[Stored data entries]
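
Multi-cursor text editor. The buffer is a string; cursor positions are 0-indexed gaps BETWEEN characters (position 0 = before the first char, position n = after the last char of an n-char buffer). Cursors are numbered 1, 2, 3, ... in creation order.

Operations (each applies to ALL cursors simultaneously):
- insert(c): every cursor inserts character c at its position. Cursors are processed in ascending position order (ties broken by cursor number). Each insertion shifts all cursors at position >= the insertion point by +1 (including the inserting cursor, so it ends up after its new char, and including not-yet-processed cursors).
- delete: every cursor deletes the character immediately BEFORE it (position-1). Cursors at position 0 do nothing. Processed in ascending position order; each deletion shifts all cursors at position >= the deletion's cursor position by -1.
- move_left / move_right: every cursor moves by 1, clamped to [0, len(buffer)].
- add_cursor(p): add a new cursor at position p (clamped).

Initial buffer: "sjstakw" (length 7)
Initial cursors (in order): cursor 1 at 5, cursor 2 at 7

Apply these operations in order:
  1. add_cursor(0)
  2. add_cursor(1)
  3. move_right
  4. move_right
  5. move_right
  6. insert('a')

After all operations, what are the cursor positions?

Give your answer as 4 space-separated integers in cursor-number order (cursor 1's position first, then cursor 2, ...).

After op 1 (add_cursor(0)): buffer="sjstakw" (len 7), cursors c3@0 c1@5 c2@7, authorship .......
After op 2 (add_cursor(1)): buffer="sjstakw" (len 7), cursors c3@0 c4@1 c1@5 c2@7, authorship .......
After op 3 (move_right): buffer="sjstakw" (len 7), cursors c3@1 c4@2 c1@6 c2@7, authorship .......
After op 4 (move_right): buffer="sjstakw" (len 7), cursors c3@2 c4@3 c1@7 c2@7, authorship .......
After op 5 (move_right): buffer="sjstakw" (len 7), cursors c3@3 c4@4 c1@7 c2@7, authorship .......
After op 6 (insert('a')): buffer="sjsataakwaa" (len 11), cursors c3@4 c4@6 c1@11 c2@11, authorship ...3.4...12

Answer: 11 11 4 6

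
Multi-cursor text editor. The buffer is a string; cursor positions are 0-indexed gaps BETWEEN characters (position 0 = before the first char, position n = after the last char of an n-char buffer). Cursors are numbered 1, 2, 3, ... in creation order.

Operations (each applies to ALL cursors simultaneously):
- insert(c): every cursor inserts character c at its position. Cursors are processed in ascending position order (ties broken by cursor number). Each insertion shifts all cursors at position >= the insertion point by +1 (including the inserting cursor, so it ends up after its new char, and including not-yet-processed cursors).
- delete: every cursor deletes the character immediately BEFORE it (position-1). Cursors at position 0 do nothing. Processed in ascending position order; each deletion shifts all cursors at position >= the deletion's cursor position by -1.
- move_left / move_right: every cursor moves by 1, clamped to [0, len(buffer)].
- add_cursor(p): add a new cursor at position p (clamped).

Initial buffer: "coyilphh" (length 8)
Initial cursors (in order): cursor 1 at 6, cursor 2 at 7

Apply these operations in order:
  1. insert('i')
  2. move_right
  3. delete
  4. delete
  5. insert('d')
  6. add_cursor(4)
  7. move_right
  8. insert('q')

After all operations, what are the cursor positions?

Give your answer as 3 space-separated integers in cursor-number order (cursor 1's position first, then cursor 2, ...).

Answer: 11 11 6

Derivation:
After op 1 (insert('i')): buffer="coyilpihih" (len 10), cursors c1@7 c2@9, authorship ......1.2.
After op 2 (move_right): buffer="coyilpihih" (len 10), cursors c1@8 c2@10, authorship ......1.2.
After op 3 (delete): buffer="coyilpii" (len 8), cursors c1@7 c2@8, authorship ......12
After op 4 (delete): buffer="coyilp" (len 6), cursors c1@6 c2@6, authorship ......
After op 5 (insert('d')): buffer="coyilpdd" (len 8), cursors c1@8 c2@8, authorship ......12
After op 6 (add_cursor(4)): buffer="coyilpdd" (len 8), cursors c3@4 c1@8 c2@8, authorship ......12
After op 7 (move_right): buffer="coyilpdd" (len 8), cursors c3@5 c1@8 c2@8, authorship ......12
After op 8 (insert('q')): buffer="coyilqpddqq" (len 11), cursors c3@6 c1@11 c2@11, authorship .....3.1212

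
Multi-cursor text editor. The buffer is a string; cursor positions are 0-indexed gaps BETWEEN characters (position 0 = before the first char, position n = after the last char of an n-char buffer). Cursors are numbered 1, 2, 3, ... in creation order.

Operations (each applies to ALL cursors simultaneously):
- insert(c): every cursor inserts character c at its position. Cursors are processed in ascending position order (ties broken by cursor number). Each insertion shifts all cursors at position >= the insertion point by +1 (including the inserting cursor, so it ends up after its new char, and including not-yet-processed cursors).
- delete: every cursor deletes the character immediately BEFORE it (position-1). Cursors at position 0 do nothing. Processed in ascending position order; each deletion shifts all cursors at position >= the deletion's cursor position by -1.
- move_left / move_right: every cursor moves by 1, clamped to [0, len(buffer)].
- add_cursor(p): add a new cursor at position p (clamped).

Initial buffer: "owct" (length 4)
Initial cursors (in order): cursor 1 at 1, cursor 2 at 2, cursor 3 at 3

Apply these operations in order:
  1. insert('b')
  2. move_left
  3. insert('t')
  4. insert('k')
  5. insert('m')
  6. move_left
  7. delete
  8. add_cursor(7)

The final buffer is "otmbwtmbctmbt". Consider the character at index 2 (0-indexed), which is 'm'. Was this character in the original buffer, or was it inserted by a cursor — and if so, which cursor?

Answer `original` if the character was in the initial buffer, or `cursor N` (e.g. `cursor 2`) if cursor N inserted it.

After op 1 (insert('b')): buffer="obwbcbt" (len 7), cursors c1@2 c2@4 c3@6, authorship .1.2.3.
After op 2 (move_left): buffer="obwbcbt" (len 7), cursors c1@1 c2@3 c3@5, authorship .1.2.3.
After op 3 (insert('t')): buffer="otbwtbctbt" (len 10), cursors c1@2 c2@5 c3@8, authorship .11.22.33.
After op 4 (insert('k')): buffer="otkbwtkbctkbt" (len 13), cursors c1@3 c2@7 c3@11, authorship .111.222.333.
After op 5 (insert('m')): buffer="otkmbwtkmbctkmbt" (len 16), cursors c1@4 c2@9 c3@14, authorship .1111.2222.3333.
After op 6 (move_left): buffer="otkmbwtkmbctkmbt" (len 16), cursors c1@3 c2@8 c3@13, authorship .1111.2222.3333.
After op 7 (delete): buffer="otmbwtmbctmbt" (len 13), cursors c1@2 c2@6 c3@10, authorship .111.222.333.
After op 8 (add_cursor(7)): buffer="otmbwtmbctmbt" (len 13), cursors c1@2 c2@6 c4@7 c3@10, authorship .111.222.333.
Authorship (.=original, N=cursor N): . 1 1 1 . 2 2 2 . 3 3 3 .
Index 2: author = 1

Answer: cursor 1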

==

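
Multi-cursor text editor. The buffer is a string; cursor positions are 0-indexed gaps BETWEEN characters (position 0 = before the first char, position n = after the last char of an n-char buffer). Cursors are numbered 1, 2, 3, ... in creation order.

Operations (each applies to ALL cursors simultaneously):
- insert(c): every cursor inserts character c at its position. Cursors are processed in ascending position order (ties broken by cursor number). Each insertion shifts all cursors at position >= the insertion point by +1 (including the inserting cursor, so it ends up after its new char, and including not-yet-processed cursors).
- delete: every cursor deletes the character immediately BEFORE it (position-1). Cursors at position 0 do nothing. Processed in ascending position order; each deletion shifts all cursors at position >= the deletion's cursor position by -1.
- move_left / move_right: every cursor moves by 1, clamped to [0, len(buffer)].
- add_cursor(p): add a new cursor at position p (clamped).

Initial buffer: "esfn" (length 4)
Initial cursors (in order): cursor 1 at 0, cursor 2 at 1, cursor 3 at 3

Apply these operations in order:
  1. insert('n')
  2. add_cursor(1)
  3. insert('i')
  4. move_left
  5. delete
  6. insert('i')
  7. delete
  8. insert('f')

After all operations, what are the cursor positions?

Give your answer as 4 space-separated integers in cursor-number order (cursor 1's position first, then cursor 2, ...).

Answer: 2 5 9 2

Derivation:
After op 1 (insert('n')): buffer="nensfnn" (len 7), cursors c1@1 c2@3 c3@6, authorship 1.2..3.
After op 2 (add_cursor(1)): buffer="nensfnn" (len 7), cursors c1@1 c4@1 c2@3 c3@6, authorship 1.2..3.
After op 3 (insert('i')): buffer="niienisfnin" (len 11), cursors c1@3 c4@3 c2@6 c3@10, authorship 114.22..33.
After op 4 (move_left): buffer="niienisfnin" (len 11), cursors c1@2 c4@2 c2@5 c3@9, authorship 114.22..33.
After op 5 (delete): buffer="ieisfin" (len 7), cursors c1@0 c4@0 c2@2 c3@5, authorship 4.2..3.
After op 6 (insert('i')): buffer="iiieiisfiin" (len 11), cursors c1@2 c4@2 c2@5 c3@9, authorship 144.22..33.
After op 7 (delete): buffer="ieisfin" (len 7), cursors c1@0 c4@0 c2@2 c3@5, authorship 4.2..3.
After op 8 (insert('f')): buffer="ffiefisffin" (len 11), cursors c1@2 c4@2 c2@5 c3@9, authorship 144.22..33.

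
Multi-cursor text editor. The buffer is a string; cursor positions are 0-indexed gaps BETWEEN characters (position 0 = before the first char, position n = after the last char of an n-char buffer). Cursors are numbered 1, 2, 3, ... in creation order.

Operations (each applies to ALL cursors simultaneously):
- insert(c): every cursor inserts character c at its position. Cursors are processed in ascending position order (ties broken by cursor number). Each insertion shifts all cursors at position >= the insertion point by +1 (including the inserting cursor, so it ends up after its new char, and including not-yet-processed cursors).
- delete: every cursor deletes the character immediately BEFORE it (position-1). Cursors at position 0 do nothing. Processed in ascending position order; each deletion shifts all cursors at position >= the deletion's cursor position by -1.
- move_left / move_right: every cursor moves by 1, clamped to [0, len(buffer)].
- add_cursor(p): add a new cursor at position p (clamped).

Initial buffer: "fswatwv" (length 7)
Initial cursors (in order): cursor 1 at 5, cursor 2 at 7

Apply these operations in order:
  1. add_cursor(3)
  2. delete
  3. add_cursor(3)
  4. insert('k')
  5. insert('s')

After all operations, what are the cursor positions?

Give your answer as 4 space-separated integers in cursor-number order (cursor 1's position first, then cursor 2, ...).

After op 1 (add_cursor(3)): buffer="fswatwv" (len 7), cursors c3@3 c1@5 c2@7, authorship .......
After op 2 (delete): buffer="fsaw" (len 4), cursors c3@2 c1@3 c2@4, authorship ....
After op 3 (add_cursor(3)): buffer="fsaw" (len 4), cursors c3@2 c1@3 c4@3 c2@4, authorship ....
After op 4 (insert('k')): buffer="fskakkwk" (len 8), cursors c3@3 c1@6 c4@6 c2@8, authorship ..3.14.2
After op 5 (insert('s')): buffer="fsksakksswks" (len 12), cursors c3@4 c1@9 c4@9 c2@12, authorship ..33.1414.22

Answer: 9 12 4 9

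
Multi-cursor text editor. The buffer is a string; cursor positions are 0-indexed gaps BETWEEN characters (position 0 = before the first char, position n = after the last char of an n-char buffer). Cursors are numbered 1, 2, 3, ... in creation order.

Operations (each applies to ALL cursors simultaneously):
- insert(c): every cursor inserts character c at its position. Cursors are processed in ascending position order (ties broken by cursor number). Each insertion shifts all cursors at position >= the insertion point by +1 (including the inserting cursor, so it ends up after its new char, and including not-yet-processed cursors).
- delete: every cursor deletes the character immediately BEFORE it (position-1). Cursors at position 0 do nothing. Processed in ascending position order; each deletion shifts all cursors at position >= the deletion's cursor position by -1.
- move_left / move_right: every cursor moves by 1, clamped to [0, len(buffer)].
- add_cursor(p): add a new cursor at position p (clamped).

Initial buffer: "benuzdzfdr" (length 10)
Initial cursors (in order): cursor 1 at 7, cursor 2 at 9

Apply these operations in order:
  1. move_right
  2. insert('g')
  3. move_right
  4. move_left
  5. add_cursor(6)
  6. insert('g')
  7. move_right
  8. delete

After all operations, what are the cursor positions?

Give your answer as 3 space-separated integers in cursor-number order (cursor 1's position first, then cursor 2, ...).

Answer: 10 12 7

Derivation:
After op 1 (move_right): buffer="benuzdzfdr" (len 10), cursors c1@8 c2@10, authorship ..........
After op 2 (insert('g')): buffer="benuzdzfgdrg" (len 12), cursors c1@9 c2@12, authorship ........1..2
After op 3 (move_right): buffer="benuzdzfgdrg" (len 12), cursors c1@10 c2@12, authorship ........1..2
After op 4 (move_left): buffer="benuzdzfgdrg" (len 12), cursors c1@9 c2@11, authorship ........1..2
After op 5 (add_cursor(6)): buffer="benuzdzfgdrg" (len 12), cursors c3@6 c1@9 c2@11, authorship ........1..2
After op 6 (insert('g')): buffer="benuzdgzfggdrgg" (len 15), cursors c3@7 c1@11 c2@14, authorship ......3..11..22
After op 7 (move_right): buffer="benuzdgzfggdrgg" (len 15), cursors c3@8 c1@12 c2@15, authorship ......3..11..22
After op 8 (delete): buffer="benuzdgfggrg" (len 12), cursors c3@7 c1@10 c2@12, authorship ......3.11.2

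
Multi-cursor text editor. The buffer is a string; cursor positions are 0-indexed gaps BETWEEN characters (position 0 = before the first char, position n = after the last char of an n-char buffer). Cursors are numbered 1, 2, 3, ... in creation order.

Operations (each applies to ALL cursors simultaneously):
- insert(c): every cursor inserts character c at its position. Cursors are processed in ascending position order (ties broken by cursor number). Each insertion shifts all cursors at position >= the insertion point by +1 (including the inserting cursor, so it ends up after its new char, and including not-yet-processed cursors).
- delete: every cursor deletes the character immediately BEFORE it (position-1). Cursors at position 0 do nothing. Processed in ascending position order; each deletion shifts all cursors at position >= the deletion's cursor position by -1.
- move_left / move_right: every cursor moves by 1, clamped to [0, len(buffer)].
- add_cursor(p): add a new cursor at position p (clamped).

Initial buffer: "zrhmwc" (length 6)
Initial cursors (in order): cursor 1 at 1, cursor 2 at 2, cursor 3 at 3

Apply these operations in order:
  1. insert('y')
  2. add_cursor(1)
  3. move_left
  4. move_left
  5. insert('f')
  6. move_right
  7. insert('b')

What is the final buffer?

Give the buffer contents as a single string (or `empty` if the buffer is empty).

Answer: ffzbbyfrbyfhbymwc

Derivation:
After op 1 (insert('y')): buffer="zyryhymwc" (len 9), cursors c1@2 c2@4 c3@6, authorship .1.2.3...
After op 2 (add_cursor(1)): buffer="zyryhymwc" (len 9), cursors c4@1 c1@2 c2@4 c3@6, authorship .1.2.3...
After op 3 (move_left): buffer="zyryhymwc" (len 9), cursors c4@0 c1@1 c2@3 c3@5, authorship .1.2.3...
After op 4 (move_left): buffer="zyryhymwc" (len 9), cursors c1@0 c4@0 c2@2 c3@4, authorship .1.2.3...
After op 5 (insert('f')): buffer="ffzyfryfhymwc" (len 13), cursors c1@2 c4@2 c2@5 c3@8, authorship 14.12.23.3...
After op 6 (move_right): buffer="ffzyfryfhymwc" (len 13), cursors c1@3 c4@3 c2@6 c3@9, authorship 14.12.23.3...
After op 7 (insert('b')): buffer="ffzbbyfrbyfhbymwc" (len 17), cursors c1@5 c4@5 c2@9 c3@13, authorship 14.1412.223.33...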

==

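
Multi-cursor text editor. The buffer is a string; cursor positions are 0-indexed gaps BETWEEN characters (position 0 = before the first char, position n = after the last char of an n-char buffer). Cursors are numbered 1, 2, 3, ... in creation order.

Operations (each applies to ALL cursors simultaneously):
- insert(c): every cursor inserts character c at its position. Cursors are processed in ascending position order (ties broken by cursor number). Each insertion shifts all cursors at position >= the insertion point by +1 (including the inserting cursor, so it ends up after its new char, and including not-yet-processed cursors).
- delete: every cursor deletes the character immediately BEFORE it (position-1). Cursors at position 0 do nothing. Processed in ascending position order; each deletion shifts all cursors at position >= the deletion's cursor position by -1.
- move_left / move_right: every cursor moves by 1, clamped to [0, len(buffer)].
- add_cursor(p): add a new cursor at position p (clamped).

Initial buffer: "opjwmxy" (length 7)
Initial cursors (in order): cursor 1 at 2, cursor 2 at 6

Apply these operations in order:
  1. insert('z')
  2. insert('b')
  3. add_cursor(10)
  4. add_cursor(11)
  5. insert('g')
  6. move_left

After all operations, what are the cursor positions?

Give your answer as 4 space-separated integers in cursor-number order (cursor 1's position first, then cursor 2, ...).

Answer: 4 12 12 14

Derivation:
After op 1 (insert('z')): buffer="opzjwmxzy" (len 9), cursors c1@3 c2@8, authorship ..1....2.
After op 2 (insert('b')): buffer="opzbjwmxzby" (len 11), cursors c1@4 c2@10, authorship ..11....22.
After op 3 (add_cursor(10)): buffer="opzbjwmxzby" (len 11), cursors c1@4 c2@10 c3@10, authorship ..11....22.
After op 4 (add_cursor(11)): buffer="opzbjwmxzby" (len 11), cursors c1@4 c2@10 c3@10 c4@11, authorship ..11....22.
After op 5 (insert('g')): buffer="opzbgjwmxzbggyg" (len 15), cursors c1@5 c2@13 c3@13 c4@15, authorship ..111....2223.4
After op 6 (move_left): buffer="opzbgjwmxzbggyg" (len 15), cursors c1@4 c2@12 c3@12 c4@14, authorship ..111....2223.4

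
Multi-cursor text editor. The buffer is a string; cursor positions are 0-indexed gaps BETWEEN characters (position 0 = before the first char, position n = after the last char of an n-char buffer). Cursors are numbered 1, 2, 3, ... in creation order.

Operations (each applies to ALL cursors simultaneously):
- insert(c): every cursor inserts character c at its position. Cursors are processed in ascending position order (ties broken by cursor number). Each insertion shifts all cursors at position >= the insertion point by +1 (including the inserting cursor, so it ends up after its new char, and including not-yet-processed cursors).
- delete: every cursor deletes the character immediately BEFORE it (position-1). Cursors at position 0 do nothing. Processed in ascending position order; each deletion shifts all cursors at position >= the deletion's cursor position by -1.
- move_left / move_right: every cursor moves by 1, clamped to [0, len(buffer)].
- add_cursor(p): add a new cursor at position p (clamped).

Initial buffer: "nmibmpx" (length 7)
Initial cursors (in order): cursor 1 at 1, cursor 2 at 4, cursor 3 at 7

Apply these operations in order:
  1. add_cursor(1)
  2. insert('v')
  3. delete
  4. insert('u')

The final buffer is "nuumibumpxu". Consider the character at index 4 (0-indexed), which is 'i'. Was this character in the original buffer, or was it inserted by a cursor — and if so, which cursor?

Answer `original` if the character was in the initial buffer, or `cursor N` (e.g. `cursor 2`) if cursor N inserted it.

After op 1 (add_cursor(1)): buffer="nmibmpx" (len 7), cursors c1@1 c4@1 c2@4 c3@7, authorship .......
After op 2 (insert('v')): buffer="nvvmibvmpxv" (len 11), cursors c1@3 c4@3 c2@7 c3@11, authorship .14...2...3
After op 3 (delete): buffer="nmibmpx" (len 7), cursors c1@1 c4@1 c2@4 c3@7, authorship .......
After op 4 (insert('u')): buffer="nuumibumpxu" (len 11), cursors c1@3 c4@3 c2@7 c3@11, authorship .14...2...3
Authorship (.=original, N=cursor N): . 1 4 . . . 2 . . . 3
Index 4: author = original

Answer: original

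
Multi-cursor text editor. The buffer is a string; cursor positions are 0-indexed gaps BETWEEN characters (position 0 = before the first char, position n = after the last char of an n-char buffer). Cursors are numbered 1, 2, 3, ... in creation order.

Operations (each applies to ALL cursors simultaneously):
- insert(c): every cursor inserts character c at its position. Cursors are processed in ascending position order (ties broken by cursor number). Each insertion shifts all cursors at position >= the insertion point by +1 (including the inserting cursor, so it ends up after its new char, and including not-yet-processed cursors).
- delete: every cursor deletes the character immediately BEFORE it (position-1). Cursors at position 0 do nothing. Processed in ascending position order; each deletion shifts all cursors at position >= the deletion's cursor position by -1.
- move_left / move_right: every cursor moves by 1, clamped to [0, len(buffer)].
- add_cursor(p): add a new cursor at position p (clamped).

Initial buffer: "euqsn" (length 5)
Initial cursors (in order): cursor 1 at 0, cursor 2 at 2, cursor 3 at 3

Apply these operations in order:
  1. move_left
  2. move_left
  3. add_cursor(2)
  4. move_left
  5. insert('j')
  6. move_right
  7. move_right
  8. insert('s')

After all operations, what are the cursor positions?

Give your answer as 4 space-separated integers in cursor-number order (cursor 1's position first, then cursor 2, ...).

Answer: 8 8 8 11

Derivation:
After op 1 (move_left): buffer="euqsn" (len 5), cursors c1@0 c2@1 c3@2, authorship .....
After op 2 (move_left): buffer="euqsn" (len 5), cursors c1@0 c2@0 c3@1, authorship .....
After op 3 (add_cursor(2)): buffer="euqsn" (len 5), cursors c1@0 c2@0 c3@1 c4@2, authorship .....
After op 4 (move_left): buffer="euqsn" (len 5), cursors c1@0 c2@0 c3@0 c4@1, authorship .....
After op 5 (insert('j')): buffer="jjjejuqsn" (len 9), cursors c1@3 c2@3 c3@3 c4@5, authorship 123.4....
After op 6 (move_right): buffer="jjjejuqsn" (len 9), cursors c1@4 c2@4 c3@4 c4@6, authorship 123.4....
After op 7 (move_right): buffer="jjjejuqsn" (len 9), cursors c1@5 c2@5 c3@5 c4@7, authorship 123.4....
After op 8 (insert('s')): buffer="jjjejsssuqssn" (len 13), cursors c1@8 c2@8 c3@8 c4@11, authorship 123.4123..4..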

[Activity] Line count for "Consider": count the lines in the records above that hold this word, and give only the number.

[Exercise solution] 2